§ Your task
Return each line of the listing in which the word "month" appears.

== Segment start ==

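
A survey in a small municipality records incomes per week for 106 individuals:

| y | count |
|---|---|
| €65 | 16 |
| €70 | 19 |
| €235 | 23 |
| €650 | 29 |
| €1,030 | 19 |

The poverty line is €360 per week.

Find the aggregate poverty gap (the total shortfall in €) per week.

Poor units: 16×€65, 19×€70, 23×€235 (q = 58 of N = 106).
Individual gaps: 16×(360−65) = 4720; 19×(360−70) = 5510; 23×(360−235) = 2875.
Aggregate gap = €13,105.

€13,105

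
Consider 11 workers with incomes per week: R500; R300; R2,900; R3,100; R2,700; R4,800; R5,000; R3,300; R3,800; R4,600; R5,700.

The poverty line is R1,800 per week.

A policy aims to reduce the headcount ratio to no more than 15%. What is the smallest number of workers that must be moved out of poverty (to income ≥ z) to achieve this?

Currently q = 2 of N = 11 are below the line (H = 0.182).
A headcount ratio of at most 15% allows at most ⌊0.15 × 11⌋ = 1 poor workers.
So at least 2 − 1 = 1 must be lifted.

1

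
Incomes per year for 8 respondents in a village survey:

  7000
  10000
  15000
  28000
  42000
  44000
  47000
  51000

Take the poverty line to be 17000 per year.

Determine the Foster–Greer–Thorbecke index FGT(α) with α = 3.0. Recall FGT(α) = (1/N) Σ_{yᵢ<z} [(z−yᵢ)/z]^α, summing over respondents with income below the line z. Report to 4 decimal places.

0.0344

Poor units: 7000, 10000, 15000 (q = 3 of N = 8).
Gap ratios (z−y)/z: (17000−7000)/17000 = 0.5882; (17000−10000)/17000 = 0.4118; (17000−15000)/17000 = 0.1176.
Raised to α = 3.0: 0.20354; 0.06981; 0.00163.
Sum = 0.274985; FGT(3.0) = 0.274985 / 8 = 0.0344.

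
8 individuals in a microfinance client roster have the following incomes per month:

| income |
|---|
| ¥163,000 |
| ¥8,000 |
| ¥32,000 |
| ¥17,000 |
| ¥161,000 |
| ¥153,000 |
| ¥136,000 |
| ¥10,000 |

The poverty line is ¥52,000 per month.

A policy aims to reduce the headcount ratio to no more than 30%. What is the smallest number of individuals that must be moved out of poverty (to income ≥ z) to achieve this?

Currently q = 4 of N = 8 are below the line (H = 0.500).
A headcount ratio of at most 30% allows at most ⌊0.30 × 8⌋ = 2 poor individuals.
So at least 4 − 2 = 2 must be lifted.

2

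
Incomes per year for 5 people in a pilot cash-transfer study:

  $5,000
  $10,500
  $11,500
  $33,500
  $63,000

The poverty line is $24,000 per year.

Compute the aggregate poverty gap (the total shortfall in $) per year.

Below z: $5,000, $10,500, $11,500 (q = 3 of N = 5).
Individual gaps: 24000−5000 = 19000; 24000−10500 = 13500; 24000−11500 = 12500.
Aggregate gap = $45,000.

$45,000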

== Segment end ==

§ Final answer
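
8 individuals in a microfinance client roster have the following incomes per month:
The poverty line is ¥52,000 per month.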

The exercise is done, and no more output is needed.